*** Block opens ***

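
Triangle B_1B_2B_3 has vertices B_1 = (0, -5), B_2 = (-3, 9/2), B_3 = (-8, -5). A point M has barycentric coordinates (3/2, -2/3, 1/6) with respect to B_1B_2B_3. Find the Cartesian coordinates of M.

M = (3/2)·B_1 + (-2/3)·B_2 + (1/6)·B_3.
x-coordinate: (3/2)·0 + (-2/3)·(-3) + (1/6)·(-8) = 2/3.
y-coordinate: (3/2)·(-5) + (-2/3)·(9/2) + (1/6)·(-5) = -34/3.

(2/3, -34/3)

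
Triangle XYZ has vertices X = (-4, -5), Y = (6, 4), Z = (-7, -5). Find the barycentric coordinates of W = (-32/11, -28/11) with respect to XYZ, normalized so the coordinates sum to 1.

Signed area of the reference triangle: [XYZ] = ½·((-4)·(4−(-5)) + 6·(-5−(-5)) + (-7)·(-5−4)) = ½·(-36 + 0 + 63) = 27/2.
[WYZ] = ½·((-32/11)·(4−(-5)) + 6·(-5−(-28/11)) + (-7)·(-28/11−4)) = ½·(-288/11 − 162/11 + 504/11) = 27/11, so the X-coordinate is (27/11)/(27/2) = 2/11.
[XWZ] = ½·((-4)·(-28/11−(-5)) + (-32/11)·(-5−(-5)) + (-7)·(-5−(-28/11))) = ½·(-108/11 + 0 + 189/11) = 81/22, so the Y-coordinate is 3/11.
[XYW] = ½·((-4)·(4−(-28/11)) + 6·(-28/11−(-5)) + (-32/11)·(-5−4)) = ½·(-288/11 + 162/11 + 288/11) = 81/11, so the Z-coordinate is 6/11.

(2/11, 3/11, 6/11)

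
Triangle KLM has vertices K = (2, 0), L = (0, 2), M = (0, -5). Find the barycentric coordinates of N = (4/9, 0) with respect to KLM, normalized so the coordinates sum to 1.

(2/9, 5/9, 2/9)

Signed area of the reference triangle: [KLM] = ½·(2·(2−(-5)) + 0·(-5−0) + 0·(0−2)) = ½·(14 + 0 + 0) = 7.
[NLM] = ½·((4/9)·(2−(-5)) + 0·(-5−0) + 0·(0−2)) = ½·(28/9 + 0 + 0) = 14/9, so the K-coordinate is (14/9)/7 = 2/9.
[KNM] = ½·(2·(0−(-5)) + (4/9)·(-5−0) + 0·(0−0)) = ½·(10 − 20/9 + 0) = 35/9, so the L-coordinate is 5/9.
[KLN] = ½·(2·(2−0) + 0·(0−0) + (4/9)·(0−2)) = ½·(4 + 0 − 8/9) = 14/9, so the M-coordinate is 2/9.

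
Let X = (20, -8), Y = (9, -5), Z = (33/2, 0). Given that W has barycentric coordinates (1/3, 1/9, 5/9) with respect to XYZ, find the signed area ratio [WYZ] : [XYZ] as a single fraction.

1/3

The signed ratio [WYZ]/[XYZ] equals the barycentric coordinate of W at vertex X, which is 1/3.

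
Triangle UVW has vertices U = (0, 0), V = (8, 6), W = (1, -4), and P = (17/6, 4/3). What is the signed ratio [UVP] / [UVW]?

[UVW] = ½·(0·(6−(-4)) + 8·(-4−0) + 1·(0−6)) = ½·(0 − 32 − 6) = -19.
[UVP] = ½·(0·(6−(4/3)) + 8·(4/3−0) + (17/6)·(0−6)) = ½·(0 + 32/3 − 17) = -19/6, so the ratio is (-19/6)/(-19) = 1/6.

1/6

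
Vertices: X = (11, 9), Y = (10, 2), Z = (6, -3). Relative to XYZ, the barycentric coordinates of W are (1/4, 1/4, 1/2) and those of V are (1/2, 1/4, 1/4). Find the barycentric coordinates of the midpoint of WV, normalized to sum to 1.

(3/8, 1/4, 3/8)

Since both coordinate triples sum to 1, the midpoint's barycentrics are the componentwise average.
(1/4+1/2)/2 = 3/8; similarly 1/4 and 3/8.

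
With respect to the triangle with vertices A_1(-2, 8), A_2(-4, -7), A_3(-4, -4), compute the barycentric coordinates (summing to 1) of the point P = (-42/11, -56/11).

(1/11, 8/11, 2/11)

Signed area of the reference triangle: [A_1A_2A_3] = ½·((-2)·(-7−(-4)) + (-4)·(-4−8) + (-4)·(8−(-7))) = ½·(6 + 48 − 60) = -3.
[PA_2A_3] = ½·((-42/11)·(-7−(-4)) + (-4)·(-4−(-56/11)) + (-4)·(-56/11−(-7))) = ½·(126/11 − 48/11 − 84/11) = -3/11, so the A_1-coordinate is (-3/11)/(-3) = 1/11.
[A_1PA_3] = ½·((-2)·(-56/11−(-4)) + (-42/11)·(-4−8) + (-4)·(8−(-56/11))) = ½·(24/11 + 504/11 − 576/11) = -24/11, so the A_2-coordinate is 8/11.
[A_1A_2P] = ½·((-2)·(-7−(-56/11)) + (-4)·(-56/11−8) + (-42/11)·(8−(-7))) = ½·(42/11 + 576/11 − 630/11) = -6/11, so the A_3-coordinate is 2/11.
Check: 1/11 + 8/11 + 2/11 = 1.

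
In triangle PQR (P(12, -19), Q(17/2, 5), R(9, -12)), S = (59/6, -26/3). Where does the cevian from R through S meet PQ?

Barycentric coordinates of S with respect to PQR: (1/3, 1/3, 1/3).
On side PQ the R-coordinate is zero; dropping S's R-weight 1/3 and renormalizing the remaining 1/3 : 1/3 gives weights 1/2, 1/2 on P, Q.
T = (1/2)·(12, -19) + (1/2)·(17/2, 5) = (41/4, -7).

(41/4, -7)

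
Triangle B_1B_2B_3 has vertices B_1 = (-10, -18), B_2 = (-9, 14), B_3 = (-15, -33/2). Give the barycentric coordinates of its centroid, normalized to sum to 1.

(1/3, 1/3, 1/3)

The centroid is the average of the vertices, so each weight is 1/3.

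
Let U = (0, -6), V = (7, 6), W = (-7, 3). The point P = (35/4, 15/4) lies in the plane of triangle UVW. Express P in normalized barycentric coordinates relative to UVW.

Signed area of the reference triangle: [UVW] = ½·(0·(6−3) + 7·(3−(-6)) + (-7)·(-6−6)) = ½·(0 + 63 + 84) = 147/2.
[PVW] = ½·((35/4)·(6−3) + 7·(3−(15/4)) + (-7)·(15/4−6)) = ½·(105/4 − 21/4 + 63/4) = 147/8, so the U-coordinate is (147/8)/(147/2) = 1/4.
[UPW] = ½·(0·(15/4−3) + (35/4)·(3−(-6)) + (-7)·(-6−(15/4))) = ½·(0 + 315/4 + 273/4) = 147/2, so the V-coordinate is 1.
[UVP] = ½·(0·(6−(15/4)) + 7·(15/4−(-6)) + (35/4)·(-6−6)) = ½·(0 + 273/4 − 105) = -147/8, so the W-coordinate is -1/4.
Check: 1/4 + 1 − 1/4 = 1.

(1/4, 1, -1/4)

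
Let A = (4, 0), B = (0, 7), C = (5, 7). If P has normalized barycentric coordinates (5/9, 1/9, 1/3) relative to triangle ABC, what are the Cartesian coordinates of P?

P = (5/9)·A + (1/9)·B + (1/3)·C.
x-coordinate: (5/9)·4 + (1/9)·0 + (1/3)·5 = 35/9.
y-coordinate: (5/9)·0 + (1/9)·7 + (1/3)·7 = 28/9.

(35/9, 28/9)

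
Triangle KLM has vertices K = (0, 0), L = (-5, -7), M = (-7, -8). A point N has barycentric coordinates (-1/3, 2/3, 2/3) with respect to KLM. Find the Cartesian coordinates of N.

N = (-1/3)·K + (2/3)·L + (2/3)·M.
x-coordinate: (-1/3)·0 + (2/3)·(-5) + (2/3)·(-7) = -8.
y-coordinate: (-1/3)·0 + (2/3)·(-7) + (2/3)·(-8) = -10.

(-8, -10)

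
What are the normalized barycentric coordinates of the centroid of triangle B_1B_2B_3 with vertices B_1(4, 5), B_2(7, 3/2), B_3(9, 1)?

The centroid is the average of the vertices, so each weight is 1/3.

(1/3, 1/3, 1/3)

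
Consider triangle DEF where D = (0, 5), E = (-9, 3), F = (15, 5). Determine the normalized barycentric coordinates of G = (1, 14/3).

Signed area of the reference triangle: [DEF] = ½·(0·(3−5) + (-9)·(5−5) + 15·(5−3)) = ½·(0 + 0 + 30) = 15.
[GEF] = ½·(1·(3−5) + (-9)·(5−(14/3)) + 15·(14/3−3)) = ½·(-2 − 3 + 25) = 10, so the D-coordinate is 10/15 = 2/3.
[DGF] = ½·(0·(14/3−5) + 1·(5−5) + 15·(5−(14/3))) = ½·(0 + 0 + 5) = 5/2, so the E-coordinate is 1/6.
[DEG] = ½·(0·(3−(14/3)) + (-9)·(14/3−5) + 1·(5−3)) = ½·(0 + 3 + 2) = 5/2, so the F-coordinate is 1/6.

(2/3, 1/6, 1/6)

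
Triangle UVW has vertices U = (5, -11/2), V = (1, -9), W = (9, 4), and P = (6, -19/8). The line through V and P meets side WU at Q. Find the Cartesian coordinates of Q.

Barycentric coordinates of P with respect to UVW: (1/2, 1/8, 3/8).
On side WU the V-coordinate is zero; dropping P's V-weight 1/8 and renormalizing the remaining 3/8 : 1/2 gives weights 3/7, 4/7 on W, U.
Q = (3/7)·(9, 4) + (4/7)·(5, -11/2) = (47/7, -10/7).

(47/7, -10/7)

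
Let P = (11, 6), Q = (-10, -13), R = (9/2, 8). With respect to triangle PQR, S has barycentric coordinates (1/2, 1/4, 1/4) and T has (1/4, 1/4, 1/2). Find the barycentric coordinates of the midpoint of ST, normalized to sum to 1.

(3/8, 1/4, 3/8)

Since both coordinate triples sum to 1, the midpoint's barycentrics are the componentwise average.
(1/2+1/4)/2 = 3/8; similarly 1/4 and 3/8.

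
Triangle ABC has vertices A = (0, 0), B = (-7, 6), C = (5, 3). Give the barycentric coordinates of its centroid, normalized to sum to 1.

(1/3, 1/3, 1/3)

The centroid is the average of the vertices, so each weight is 1/3.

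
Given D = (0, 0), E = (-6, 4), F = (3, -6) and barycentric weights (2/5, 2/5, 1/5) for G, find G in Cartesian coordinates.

G = (2/5)·D + (2/5)·E + (1/5)·F.
x-coordinate: (2/5)·0 + (2/5)·(-6) + (1/5)·3 = -9/5.
y-coordinate: (2/5)·0 + (2/5)·4 + (1/5)·(-6) = 2/5.

(-9/5, 2/5)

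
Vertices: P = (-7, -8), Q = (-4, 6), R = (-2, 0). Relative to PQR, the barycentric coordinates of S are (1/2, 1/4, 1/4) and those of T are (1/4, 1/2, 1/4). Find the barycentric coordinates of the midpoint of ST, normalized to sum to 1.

Since both coordinate triples sum to 1, the midpoint's barycentrics are the componentwise average.
(1/2+1/4)/2 = 3/8; similarly 3/8 and 1/4.

(3/8, 3/8, 1/4)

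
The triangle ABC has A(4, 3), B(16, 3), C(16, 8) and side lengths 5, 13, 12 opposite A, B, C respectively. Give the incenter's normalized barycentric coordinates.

The incenter has barycentric coordinates proportional to the opposite side lengths: (5 : 13 : 12).
Normalizing by 5+13+12 = 30 gives (1/6, 13/30, 2/5).

(1/6, 13/30, 2/5)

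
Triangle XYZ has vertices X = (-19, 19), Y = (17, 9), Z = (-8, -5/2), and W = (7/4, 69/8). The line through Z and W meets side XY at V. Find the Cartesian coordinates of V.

Barycentric coordinates of W with respect to XYZ: (1/4, 1/2, 1/4).
On side XY the Z-coordinate is zero; dropping W's Z-weight 1/4 and renormalizing the remaining 1/4 : 1/2 gives weights 1/3, 2/3 on X, Y.
V = (1/3)·(-19, 19) + (2/3)·(17, 9) = (5, 37/3).

(5, 37/3)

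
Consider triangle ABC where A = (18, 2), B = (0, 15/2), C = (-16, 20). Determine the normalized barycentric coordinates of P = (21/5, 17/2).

(1/2, 1/5, 3/10)

Signed area of the reference triangle: [ABC] = ½·(18·(15/2−20) + 0·(20−2) + (-16)·(2−(15/2))) = ½·(-225 + 0 + 88) = -137/2.
[PBC] = ½·((21/5)·(15/2−20) + 0·(20−(17/2)) + (-16)·(17/2−(15/2))) = ½·(-105/2 + 0 − 16) = -137/4, so the A-coordinate is (-137/4)/(-137/2) = 1/2.
[APC] = ½·(18·(17/2−20) + (21/5)·(20−2) + (-16)·(2−(17/2))) = ½·(-207 + 378/5 + 104) = -137/10, so the B-coordinate is 1/5.
[ABP] = ½·(18·(15/2−(17/2)) + 0·(17/2−2) + (21/5)·(2−(15/2))) = ½·(-18 + 0 − 231/10) = -411/20, so the C-coordinate is 3/10.
Check: 1/2 + 1/5 + 3/10 = 1.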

*** Block closes ***

§ **Your task**: Look for the line that contains "The triangle ABC" in the listing above. Set down that line and each line after it, ending with the last one.

§ **Finished task**:
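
The triangle ABC has A(4, 3), B(16, 3), C(16, 8) and side lengths 5, 13, 12 opposite A, B, C respectively. Give the incenter's normalized barycentric coordinates.

The incenter has barycentric coordinates proportional to the opposite side lengths: (5 : 13 : 12).
Normalizing by 5+13+12 = 30 gives (1/6, 13/30, 2/5).

(1/6, 13/30, 2/5)

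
Triangle XYZ has vertices X = (-19, 19), Y = (17, 9), Z = (-8, -5/2), and W = (7/4, 69/8). The line through Z and W meets side XY at V. Find the Cartesian coordinates of V.

Barycentric coordinates of W with respect to XYZ: (1/4, 1/2, 1/4).
On side XY the Z-coordinate is zero; dropping W's Z-weight 1/4 and renormalizing the remaining 1/4 : 1/2 gives weights 1/3, 2/3 on X, Y.
V = (1/3)·(-19, 19) + (2/3)·(17, 9) = (5, 37/3).

(5, 37/3)

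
Consider triangle ABC where A = (18, 2), B = (0, 15/2), C = (-16, 20). Determine the normalized barycentric coordinates of P = (21/5, 17/2).

(1/2, 1/5, 3/10)

Signed area of the reference triangle: [ABC] = ½·(18·(15/2−20) + 0·(20−2) + (-16)·(2−(15/2))) = ½·(-225 + 0 + 88) = -137/2.
[PBC] = ½·((21/5)·(15/2−20) + 0·(20−(17/2)) + (-16)·(17/2−(15/2))) = ½·(-105/2 + 0 − 16) = -137/4, so the A-coordinate is (-137/4)/(-137/2) = 1/2.
[APC] = ½·(18·(17/2−20) + (21/5)·(20−2) + (-16)·(2−(17/2))) = ½·(-207 + 378/5 + 104) = -137/10, so the B-coordinate is 1/5.
[ABP] = ½·(18·(15/2−(17/2)) + 0·(17/2−2) + (21/5)·(2−(15/2))) = ½·(-18 + 0 − 231/10) = -411/20, so the C-coordinate is 3/10.
Check: 1/2 + 1/5 + 3/10 = 1.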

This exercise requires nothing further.